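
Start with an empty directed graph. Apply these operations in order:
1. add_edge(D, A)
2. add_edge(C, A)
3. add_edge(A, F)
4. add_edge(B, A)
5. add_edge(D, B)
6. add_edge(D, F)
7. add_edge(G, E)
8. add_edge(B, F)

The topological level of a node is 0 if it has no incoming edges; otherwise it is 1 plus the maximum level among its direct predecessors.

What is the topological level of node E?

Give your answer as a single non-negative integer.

Answer: 1

Derivation:
Op 1: add_edge(D, A). Edges now: 1
Op 2: add_edge(C, A). Edges now: 2
Op 3: add_edge(A, F). Edges now: 3
Op 4: add_edge(B, A). Edges now: 4
Op 5: add_edge(D, B). Edges now: 5
Op 6: add_edge(D, F). Edges now: 6
Op 7: add_edge(G, E). Edges now: 7
Op 8: add_edge(B, F). Edges now: 8
Compute levels (Kahn BFS):
  sources (in-degree 0): C, D, G
  process C: level=0
    C->A: in-degree(A)=2, level(A)>=1
  process D: level=0
    D->A: in-degree(A)=1, level(A)>=1
    D->B: in-degree(B)=0, level(B)=1, enqueue
    D->F: in-degree(F)=2, level(F)>=1
  process G: level=0
    G->E: in-degree(E)=0, level(E)=1, enqueue
  process B: level=1
    B->A: in-degree(A)=0, level(A)=2, enqueue
    B->F: in-degree(F)=1, level(F)>=2
  process E: level=1
  process A: level=2
    A->F: in-degree(F)=0, level(F)=3, enqueue
  process F: level=3
All levels: A:2, B:1, C:0, D:0, E:1, F:3, G:0
level(E) = 1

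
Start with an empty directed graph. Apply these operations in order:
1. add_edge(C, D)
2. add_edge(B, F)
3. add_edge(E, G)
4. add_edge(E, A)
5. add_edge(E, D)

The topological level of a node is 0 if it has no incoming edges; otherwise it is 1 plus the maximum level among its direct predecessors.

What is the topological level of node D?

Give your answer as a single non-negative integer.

Answer: 1

Derivation:
Op 1: add_edge(C, D). Edges now: 1
Op 2: add_edge(B, F). Edges now: 2
Op 3: add_edge(E, G). Edges now: 3
Op 4: add_edge(E, A). Edges now: 4
Op 5: add_edge(E, D). Edges now: 5
Compute levels (Kahn BFS):
  sources (in-degree 0): B, C, E
  process B: level=0
    B->F: in-degree(F)=0, level(F)=1, enqueue
  process C: level=0
    C->D: in-degree(D)=1, level(D)>=1
  process E: level=0
    E->A: in-degree(A)=0, level(A)=1, enqueue
    E->D: in-degree(D)=0, level(D)=1, enqueue
    E->G: in-degree(G)=0, level(G)=1, enqueue
  process F: level=1
  process A: level=1
  process D: level=1
  process G: level=1
All levels: A:1, B:0, C:0, D:1, E:0, F:1, G:1
level(D) = 1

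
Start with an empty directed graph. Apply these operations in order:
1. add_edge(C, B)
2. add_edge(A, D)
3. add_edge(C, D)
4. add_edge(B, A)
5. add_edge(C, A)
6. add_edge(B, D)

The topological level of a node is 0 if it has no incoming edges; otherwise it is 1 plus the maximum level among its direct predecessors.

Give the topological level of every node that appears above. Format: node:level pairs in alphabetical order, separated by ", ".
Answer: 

Op 1: add_edge(C, B). Edges now: 1
Op 2: add_edge(A, D). Edges now: 2
Op 3: add_edge(C, D). Edges now: 3
Op 4: add_edge(B, A). Edges now: 4
Op 5: add_edge(C, A). Edges now: 5
Op 6: add_edge(B, D). Edges now: 6
Compute levels (Kahn BFS):
  sources (in-degree 0): C
  process C: level=0
    C->A: in-degree(A)=1, level(A)>=1
    C->B: in-degree(B)=0, level(B)=1, enqueue
    C->D: in-degree(D)=2, level(D)>=1
  process B: level=1
    B->A: in-degree(A)=0, level(A)=2, enqueue
    B->D: in-degree(D)=1, level(D)>=2
  process A: level=2
    A->D: in-degree(D)=0, level(D)=3, enqueue
  process D: level=3
All levels: A:2, B:1, C:0, D:3

Answer: A:2, B:1, C:0, D:3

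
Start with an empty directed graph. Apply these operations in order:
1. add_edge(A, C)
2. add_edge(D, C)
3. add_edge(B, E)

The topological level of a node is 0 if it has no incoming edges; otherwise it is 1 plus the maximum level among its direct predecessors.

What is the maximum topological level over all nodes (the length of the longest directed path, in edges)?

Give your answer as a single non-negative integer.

Op 1: add_edge(A, C). Edges now: 1
Op 2: add_edge(D, C). Edges now: 2
Op 3: add_edge(B, E). Edges now: 3
Compute levels (Kahn BFS):
  sources (in-degree 0): A, B, D
  process A: level=0
    A->C: in-degree(C)=1, level(C)>=1
  process B: level=0
    B->E: in-degree(E)=0, level(E)=1, enqueue
  process D: level=0
    D->C: in-degree(C)=0, level(C)=1, enqueue
  process E: level=1
  process C: level=1
All levels: A:0, B:0, C:1, D:0, E:1
max level = 1

Answer: 1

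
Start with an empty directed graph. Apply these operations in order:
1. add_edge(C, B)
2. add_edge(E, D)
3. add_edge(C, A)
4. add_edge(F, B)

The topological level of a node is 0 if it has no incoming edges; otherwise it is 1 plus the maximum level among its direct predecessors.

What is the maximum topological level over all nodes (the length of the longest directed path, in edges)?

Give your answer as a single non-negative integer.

Answer: 1

Derivation:
Op 1: add_edge(C, B). Edges now: 1
Op 2: add_edge(E, D). Edges now: 2
Op 3: add_edge(C, A). Edges now: 3
Op 4: add_edge(F, B). Edges now: 4
Compute levels (Kahn BFS):
  sources (in-degree 0): C, E, F
  process C: level=0
    C->A: in-degree(A)=0, level(A)=1, enqueue
    C->B: in-degree(B)=1, level(B)>=1
  process E: level=0
    E->D: in-degree(D)=0, level(D)=1, enqueue
  process F: level=0
    F->B: in-degree(B)=0, level(B)=1, enqueue
  process A: level=1
  process D: level=1
  process B: level=1
All levels: A:1, B:1, C:0, D:1, E:0, F:0
max level = 1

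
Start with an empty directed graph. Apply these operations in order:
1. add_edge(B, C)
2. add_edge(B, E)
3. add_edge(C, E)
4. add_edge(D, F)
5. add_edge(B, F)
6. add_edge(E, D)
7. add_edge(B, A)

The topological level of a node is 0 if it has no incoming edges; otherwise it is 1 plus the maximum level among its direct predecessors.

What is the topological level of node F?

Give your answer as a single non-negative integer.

Answer: 4

Derivation:
Op 1: add_edge(B, C). Edges now: 1
Op 2: add_edge(B, E). Edges now: 2
Op 3: add_edge(C, E). Edges now: 3
Op 4: add_edge(D, F). Edges now: 4
Op 5: add_edge(B, F). Edges now: 5
Op 6: add_edge(E, D). Edges now: 6
Op 7: add_edge(B, A). Edges now: 7
Compute levels (Kahn BFS):
  sources (in-degree 0): B
  process B: level=0
    B->A: in-degree(A)=0, level(A)=1, enqueue
    B->C: in-degree(C)=0, level(C)=1, enqueue
    B->E: in-degree(E)=1, level(E)>=1
    B->F: in-degree(F)=1, level(F)>=1
  process A: level=1
  process C: level=1
    C->E: in-degree(E)=0, level(E)=2, enqueue
  process E: level=2
    E->D: in-degree(D)=0, level(D)=3, enqueue
  process D: level=3
    D->F: in-degree(F)=0, level(F)=4, enqueue
  process F: level=4
All levels: A:1, B:0, C:1, D:3, E:2, F:4
level(F) = 4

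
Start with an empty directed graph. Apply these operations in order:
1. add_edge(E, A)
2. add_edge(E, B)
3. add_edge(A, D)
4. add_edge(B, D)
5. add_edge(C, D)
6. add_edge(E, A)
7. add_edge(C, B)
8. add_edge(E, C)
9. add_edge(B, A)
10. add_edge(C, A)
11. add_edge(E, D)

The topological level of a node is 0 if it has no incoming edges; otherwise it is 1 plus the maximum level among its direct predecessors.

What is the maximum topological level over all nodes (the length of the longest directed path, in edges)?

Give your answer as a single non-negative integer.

Answer: 4

Derivation:
Op 1: add_edge(E, A). Edges now: 1
Op 2: add_edge(E, B). Edges now: 2
Op 3: add_edge(A, D). Edges now: 3
Op 4: add_edge(B, D). Edges now: 4
Op 5: add_edge(C, D). Edges now: 5
Op 6: add_edge(E, A) (duplicate, no change). Edges now: 5
Op 7: add_edge(C, B). Edges now: 6
Op 8: add_edge(E, C). Edges now: 7
Op 9: add_edge(B, A). Edges now: 8
Op 10: add_edge(C, A). Edges now: 9
Op 11: add_edge(E, D). Edges now: 10
Compute levels (Kahn BFS):
  sources (in-degree 0): E
  process E: level=0
    E->A: in-degree(A)=2, level(A)>=1
    E->B: in-degree(B)=1, level(B)>=1
    E->C: in-degree(C)=0, level(C)=1, enqueue
    E->D: in-degree(D)=3, level(D)>=1
  process C: level=1
    C->A: in-degree(A)=1, level(A)>=2
    C->B: in-degree(B)=0, level(B)=2, enqueue
    C->D: in-degree(D)=2, level(D)>=2
  process B: level=2
    B->A: in-degree(A)=0, level(A)=3, enqueue
    B->D: in-degree(D)=1, level(D)>=3
  process A: level=3
    A->D: in-degree(D)=0, level(D)=4, enqueue
  process D: level=4
All levels: A:3, B:2, C:1, D:4, E:0
max level = 4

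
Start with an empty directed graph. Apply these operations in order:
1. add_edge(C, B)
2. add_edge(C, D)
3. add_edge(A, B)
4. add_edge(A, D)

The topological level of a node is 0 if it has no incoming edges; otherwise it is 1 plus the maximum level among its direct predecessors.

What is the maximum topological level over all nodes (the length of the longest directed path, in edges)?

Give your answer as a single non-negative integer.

Answer: 1

Derivation:
Op 1: add_edge(C, B). Edges now: 1
Op 2: add_edge(C, D). Edges now: 2
Op 3: add_edge(A, B). Edges now: 3
Op 4: add_edge(A, D). Edges now: 4
Compute levels (Kahn BFS):
  sources (in-degree 0): A, C
  process A: level=0
    A->B: in-degree(B)=1, level(B)>=1
    A->D: in-degree(D)=1, level(D)>=1
  process C: level=0
    C->B: in-degree(B)=0, level(B)=1, enqueue
    C->D: in-degree(D)=0, level(D)=1, enqueue
  process B: level=1
  process D: level=1
All levels: A:0, B:1, C:0, D:1
max level = 1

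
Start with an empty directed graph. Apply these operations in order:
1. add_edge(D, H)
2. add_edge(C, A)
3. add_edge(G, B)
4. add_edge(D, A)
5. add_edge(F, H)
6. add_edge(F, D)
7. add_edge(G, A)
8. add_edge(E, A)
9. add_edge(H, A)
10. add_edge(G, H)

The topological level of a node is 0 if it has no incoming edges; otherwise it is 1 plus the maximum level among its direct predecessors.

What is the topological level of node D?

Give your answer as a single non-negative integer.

Op 1: add_edge(D, H). Edges now: 1
Op 2: add_edge(C, A). Edges now: 2
Op 3: add_edge(G, B). Edges now: 3
Op 4: add_edge(D, A). Edges now: 4
Op 5: add_edge(F, H). Edges now: 5
Op 6: add_edge(F, D). Edges now: 6
Op 7: add_edge(G, A). Edges now: 7
Op 8: add_edge(E, A). Edges now: 8
Op 9: add_edge(H, A). Edges now: 9
Op 10: add_edge(G, H). Edges now: 10
Compute levels (Kahn BFS):
  sources (in-degree 0): C, E, F, G
  process C: level=0
    C->A: in-degree(A)=4, level(A)>=1
  process E: level=0
    E->A: in-degree(A)=3, level(A)>=1
  process F: level=0
    F->D: in-degree(D)=0, level(D)=1, enqueue
    F->H: in-degree(H)=2, level(H)>=1
  process G: level=0
    G->A: in-degree(A)=2, level(A)>=1
    G->B: in-degree(B)=0, level(B)=1, enqueue
    G->H: in-degree(H)=1, level(H)>=1
  process D: level=1
    D->A: in-degree(A)=1, level(A)>=2
    D->H: in-degree(H)=0, level(H)=2, enqueue
  process B: level=1
  process H: level=2
    H->A: in-degree(A)=0, level(A)=3, enqueue
  process A: level=3
All levels: A:3, B:1, C:0, D:1, E:0, F:0, G:0, H:2
level(D) = 1

Answer: 1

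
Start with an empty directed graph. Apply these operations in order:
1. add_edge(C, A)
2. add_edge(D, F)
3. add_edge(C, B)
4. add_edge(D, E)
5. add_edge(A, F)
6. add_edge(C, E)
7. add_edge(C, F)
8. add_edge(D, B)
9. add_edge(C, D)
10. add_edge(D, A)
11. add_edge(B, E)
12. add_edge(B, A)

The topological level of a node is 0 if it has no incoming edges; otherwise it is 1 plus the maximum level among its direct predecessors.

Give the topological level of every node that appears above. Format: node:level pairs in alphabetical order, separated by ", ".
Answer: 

Answer: A:3, B:2, C:0, D:1, E:3, F:4

Derivation:
Op 1: add_edge(C, A). Edges now: 1
Op 2: add_edge(D, F). Edges now: 2
Op 3: add_edge(C, B). Edges now: 3
Op 4: add_edge(D, E). Edges now: 4
Op 5: add_edge(A, F). Edges now: 5
Op 6: add_edge(C, E). Edges now: 6
Op 7: add_edge(C, F). Edges now: 7
Op 8: add_edge(D, B). Edges now: 8
Op 9: add_edge(C, D). Edges now: 9
Op 10: add_edge(D, A). Edges now: 10
Op 11: add_edge(B, E). Edges now: 11
Op 12: add_edge(B, A). Edges now: 12
Compute levels (Kahn BFS):
  sources (in-degree 0): C
  process C: level=0
    C->A: in-degree(A)=2, level(A)>=1
    C->B: in-degree(B)=1, level(B)>=1
    C->D: in-degree(D)=0, level(D)=1, enqueue
    C->E: in-degree(E)=2, level(E)>=1
    C->F: in-degree(F)=2, level(F)>=1
  process D: level=1
    D->A: in-degree(A)=1, level(A)>=2
    D->B: in-degree(B)=0, level(B)=2, enqueue
    D->E: in-degree(E)=1, level(E)>=2
    D->F: in-degree(F)=1, level(F)>=2
  process B: level=2
    B->A: in-degree(A)=0, level(A)=3, enqueue
    B->E: in-degree(E)=0, level(E)=3, enqueue
  process A: level=3
    A->F: in-degree(F)=0, level(F)=4, enqueue
  process E: level=3
  process F: level=4
All levels: A:3, B:2, C:0, D:1, E:3, F:4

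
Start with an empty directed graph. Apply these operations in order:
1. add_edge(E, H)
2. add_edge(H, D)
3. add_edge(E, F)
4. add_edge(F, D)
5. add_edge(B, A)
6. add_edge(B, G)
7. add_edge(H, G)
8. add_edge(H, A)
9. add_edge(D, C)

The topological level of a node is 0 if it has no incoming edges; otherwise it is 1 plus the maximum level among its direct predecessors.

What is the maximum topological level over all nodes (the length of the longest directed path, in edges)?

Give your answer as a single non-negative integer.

Op 1: add_edge(E, H). Edges now: 1
Op 2: add_edge(H, D). Edges now: 2
Op 3: add_edge(E, F). Edges now: 3
Op 4: add_edge(F, D). Edges now: 4
Op 5: add_edge(B, A). Edges now: 5
Op 6: add_edge(B, G). Edges now: 6
Op 7: add_edge(H, G). Edges now: 7
Op 8: add_edge(H, A). Edges now: 8
Op 9: add_edge(D, C). Edges now: 9
Compute levels (Kahn BFS):
  sources (in-degree 0): B, E
  process B: level=0
    B->A: in-degree(A)=1, level(A)>=1
    B->G: in-degree(G)=1, level(G)>=1
  process E: level=0
    E->F: in-degree(F)=0, level(F)=1, enqueue
    E->H: in-degree(H)=0, level(H)=1, enqueue
  process F: level=1
    F->D: in-degree(D)=1, level(D)>=2
  process H: level=1
    H->A: in-degree(A)=0, level(A)=2, enqueue
    H->D: in-degree(D)=0, level(D)=2, enqueue
    H->G: in-degree(G)=0, level(G)=2, enqueue
  process A: level=2
  process D: level=2
    D->C: in-degree(C)=0, level(C)=3, enqueue
  process G: level=2
  process C: level=3
All levels: A:2, B:0, C:3, D:2, E:0, F:1, G:2, H:1
max level = 3

Answer: 3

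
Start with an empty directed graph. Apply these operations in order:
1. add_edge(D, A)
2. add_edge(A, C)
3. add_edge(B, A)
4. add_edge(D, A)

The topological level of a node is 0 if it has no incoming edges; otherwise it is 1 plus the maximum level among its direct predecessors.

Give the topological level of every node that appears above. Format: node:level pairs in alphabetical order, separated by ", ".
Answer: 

Answer: A:1, B:0, C:2, D:0

Derivation:
Op 1: add_edge(D, A). Edges now: 1
Op 2: add_edge(A, C). Edges now: 2
Op 3: add_edge(B, A). Edges now: 3
Op 4: add_edge(D, A) (duplicate, no change). Edges now: 3
Compute levels (Kahn BFS):
  sources (in-degree 0): B, D
  process B: level=0
    B->A: in-degree(A)=1, level(A)>=1
  process D: level=0
    D->A: in-degree(A)=0, level(A)=1, enqueue
  process A: level=1
    A->C: in-degree(C)=0, level(C)=2, enqueue
  process C: level=2
All levels: A:1, B:0, C:2, D:0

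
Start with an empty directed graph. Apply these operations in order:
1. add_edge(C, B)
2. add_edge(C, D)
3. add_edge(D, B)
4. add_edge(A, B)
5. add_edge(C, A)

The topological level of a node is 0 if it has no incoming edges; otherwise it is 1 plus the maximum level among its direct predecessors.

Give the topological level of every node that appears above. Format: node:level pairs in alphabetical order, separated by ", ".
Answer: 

Op 1: add_edge(C, B). Edges now: 1
Op 2: add_edge(C, D). Edges now: 2
Op 3: add_edge(D, B). Edges now: 3
Op 4: add_edge(A, B). Edges now: 4
Op 5: add_edge(C, A). Edges now: 5
Compute levels (Kahn BFS):
  sources (in-degree 0): C
  process C: level=0
    C->A: in-degree(A)=0, level(A)=1, enqueue
    C->B: in-degree(B)=2, level(B)>=1
    C->D: in-degree(D)=0, level(D)=1, enqueue
  process A: level=1
    A->B: in-degree(B)=1, level(B)>=2
  process D: level=1
    D->B: in-degree(B)=0, level(B)=2, enqueue
  process B: level=2
All levels: A:1, B:2, C:0, D:1

Answer: A:1, B:2, C:0, D:1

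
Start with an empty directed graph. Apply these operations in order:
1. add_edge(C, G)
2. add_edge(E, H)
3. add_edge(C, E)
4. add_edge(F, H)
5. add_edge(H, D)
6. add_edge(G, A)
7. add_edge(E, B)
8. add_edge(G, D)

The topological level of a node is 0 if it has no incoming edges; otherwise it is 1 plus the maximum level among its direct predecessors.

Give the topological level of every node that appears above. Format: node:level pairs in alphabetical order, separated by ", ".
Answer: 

Op 1: add_edge(C, G). Edges now: 1
Op 2: add_edge(E, H). Edges now: 2
Op 3: add_edge(C, E). Edges now: 3
Op 4: add_edge(F, H). Edges now: 4
Op 5: add_edge(H, D). Edges now: 5
Op 6: add_edge(G, A). Edges now: 6
Op 7: add_edge(E, B). Edges now: 7
Op 8: add_edge(G, D). Edges now: 8
Compute levels (Kahn BFS):
  sources (in-degree 0): C, F
  process C: level=0
    C->E: in-degree(E)=0, level(E)=1, enqueue
    C->G: in-degree(G)=0, level(G)=1, enqueue
  process F: level=0
    F->H: in-degree(H)=1, level(H)>=1
  process E: level=1
    E->B: in-degree(B)=0, level(B)=2, enqueue
    E->H: in-degree(H)=0, level(H)=2, enqueue
  process G: level=1
    G->A: in-degree(A)=0, level(A)=2, enqueue
    G->D: in-degree(D)=1, level(D)>=2
  process B: level=2
  process H: level=2
    H->D: in-degree(D)=0, level(D)=3, enqueue
  process A: level=2
  process D: level=3
All levels: A:2, B:2, C:0, D:3, E:1, F:0, G:1, H:2

Answer: A:2, B:2, C:0, D:3, E:1, F:0, G:1, H:2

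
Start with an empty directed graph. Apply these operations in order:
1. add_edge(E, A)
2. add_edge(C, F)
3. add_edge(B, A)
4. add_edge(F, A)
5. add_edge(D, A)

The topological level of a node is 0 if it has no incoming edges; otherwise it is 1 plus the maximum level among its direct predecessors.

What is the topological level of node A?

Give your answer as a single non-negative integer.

Answer: 2

Derivation:
Op 1: add_edge(E, A). Edges now: 1
Op 2: add_edge(C, F). Edges now: 2
Op 3: add_edge(B, A). Edges now: 3
Op 4: add_edge(F, A). Edges now: 4
Op 5: add_edge(D, A). Edges now: 5
Compute levels (Kahn BFS):
  sources (in-degree 0): B, C, D, E
  process B: level=0
    B->A: in-degree(A)=3, level(A)>=1
  process C: level=0
    C->F: in-degree(F)=0, level(F)=1, enqueue
  process D: level=0
    D->A: in-degree(A)=2, level(A)>=1
  process E: level=0
    E->A: in-degree(A)=1, level(A)>=1
  process F: level=1
    F->A: in-degree(A)=0, level(A)=2, enqueue
  process A: level=2
All levels: A:2, B:0, C:0, D:0, E:0, F:1
level(A) = 2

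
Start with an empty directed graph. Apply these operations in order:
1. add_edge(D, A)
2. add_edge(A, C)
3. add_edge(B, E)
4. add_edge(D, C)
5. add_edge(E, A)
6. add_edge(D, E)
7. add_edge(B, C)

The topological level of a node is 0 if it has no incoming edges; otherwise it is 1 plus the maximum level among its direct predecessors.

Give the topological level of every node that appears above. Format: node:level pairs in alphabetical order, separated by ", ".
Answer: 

Answer: A:2, B:0, C:3, D:0, E:1

Derivation:
Op 1: add_edge(D, A). Edges now: 1
Op 2: add_edge(A, C). Edges now: 2
Op 3: add_edge(B, E). Edges now: 3
Op 4: add_edge(D, C). Edges now: 4
Op 5: add_edge(E, A). Edges now: 5
Op 6: add_edge(D, E). Edges now: 6
Op 7: add_edge(B, C). Edges now: 7
Compute levels (Kahn BFS):
  sources (in-degree 0): B, D
  process B: level=0
    B->C: in-degree(C)=2, level(C)>=1
    B->E: in-degree(E)=1, level(E)>=1
  process D: level=0
    D->A: in-degree(A)=1, level(A)>=1
    D->C: in-degree(C)=1, level(C)>=1
    D->E: in-degree(E)=0, level(E)=1, enqueue
  process E: level=1
    E->A: in-degree(A)=0, level(A)=2, enqueue
  process A: level=2
    A->C: in-degree(C)=0, level(C)=3, enqueue
  process C: level=3
All levels: A:2, B:0, C:3, D:0, E:1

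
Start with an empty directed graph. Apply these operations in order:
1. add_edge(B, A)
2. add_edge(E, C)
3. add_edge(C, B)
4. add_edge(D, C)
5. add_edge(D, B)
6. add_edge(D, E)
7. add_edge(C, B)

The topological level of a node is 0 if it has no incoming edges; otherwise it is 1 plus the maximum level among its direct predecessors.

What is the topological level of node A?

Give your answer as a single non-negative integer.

Answer: 4

Derivation:
Op 1: add_edge(B, A). Edges now: 1
Op 2: add_edge(E, C). Edges now: 2
Op 3: add_edge(C, B). Edges now: 3
Op 4: add_edge(D, C). Edges now: 4
Op 5: add_edge(D, B). Edges now: 5
Op 6: add_edge(D, E). Edges now: 6
Op 7: add_edge(C, B) (duplicate, no change). Edges now: 6
Compute levels (Kahn BFS):
  sources (in-degree 0): D
  process D: level=0
    D->B: in-degree(B)=1, level(B)>=1
    D->C: in-degree(C)=1, level(C)>=1
    D->E: in-degree(E)=0, level(E)=1, enqueue
  process E: level=1
    E->C: in-degree(C)=0, level(C)=2, enqueue
  process C: level=2
    C->B: in-degree(B)=0, level(B)=3, enqueue
  process B: level=3
    B->A: in-degree(A)=0, level(A)=4, enqueue
  process A: level=4
All levels: A:4, B:3, C:2, D:0, E:1
level(A) = 4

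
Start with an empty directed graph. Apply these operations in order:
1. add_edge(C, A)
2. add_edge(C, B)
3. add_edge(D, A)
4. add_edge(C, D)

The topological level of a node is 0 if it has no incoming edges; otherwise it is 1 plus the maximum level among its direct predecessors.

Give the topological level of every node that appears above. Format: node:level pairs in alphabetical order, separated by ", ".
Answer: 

Answer: A:2, B:1, C:0, D:1

Derivation:
Op 1: add_edge(C, A). Edges now: 1
Op 2: add_edge(C, B). Edges now: 2
Op 3: add_edge(D, A). Edges now: 3
Op 4: add_edge(C, D). Edges now: 4
Compute levels (Kahn BFS):
  sources (in-degree 0): C
  process C: level=0
    C->A: in-degree(A)=1, level(A)>=1
    C->B: in-degree(B)=0, level(B)=1, enqueue
    C->D: in-degree(D)=0, level(D)=1, enqueue
  process B: level=1
  process D: level=1
    D->A: in-degree(A)=0, level(A)=2, enqueue
  process A: level=2
All levels: A:2, B:1, C:0, D:1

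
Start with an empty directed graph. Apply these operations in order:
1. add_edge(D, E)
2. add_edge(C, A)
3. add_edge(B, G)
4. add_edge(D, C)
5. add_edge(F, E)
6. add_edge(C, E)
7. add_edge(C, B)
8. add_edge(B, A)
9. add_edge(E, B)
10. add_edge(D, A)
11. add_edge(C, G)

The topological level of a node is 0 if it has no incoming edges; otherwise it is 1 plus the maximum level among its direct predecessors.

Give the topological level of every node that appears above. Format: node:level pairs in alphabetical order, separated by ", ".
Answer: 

Answer: A:4, B:3, C:1, D:0, E:2, F:0, G:4

Derivation:
Op 1: add_edge(D, E). Edges now: 1
Op 2: add_edge(C, A). Edges now: 2
Op 3: add_edge(B, G). Edges now: 3
Op 4: add_edge(D, C). Edges now: 4
Op 5: add_edge(F, E). Edges now: 5
Op 6: add_edge(C, E). Edges now: 6
Op 7: add_edge(C, B). Edges now: 7
Op 8: add_edge(B, A). Edges now: 8
Op 9: add_edge(E, B). Edges now: 9
Op 10: add_edge(D, A). Edges now: 10
Op 11: add_edge(C, G). Edges now: 11
Compute levels (Kahn BFS):
  sources (in-degree 0): D, F
  process D: level=0
    D->A: in-degree(A)=2, level(A)>=1
    D->C: in-degree(C)=0, level(C)=1, enqueue
    D->E: in-degree(E)=2, level(E)>=1
  process F: level=0
    F->E: in-degree(E)=1, level(E)>=1
  process C: level=1
    C->A: in-degree(A)=1, level(A)>=2
    C->B: in-degree(B)=1, level(B)>=2
    C->E: in-degree(E)=0, level(E)=2, enqueue
    C->G: in-degree(G)=1, level(G)>=2
  process E: level=2
    E->B: in-degree(B)=0, level(B)=3, enqueue
  process B: level=3
    B->A: in-degree(A)=0, level(A)=4, enqueue
    B->G: in-degree(G)=0, level(G)=4, enqueue
  process A: level=4
  process G: level=4
All levels: A:4, B:3, C:1, D:0, E:2, F:0, G:4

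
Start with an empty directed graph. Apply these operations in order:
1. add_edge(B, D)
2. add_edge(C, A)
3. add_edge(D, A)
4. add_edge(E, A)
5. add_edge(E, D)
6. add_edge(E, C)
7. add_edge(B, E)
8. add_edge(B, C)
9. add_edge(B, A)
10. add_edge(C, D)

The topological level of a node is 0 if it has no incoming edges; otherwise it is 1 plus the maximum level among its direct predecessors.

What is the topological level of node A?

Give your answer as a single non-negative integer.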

GOAL OF THE EXERCISE: Every line from the one containing "6. add_edge(E, C)" through the final line of the data above is to be restated word for word, and nothing more.

TASK RESPONSE:
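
6. add_edge(E, C)
7. add_edge(B, E)
8. add_edge(B, C)
9. add_edge(B, A)
10. add_edge(C, D)

The topological level of a node is 0 if it has no incoming edges; otherwise it is 1 plus the maximum level among its direct predecessors.

What is the topological level of node A?

Give your answer as a single non-negative integer.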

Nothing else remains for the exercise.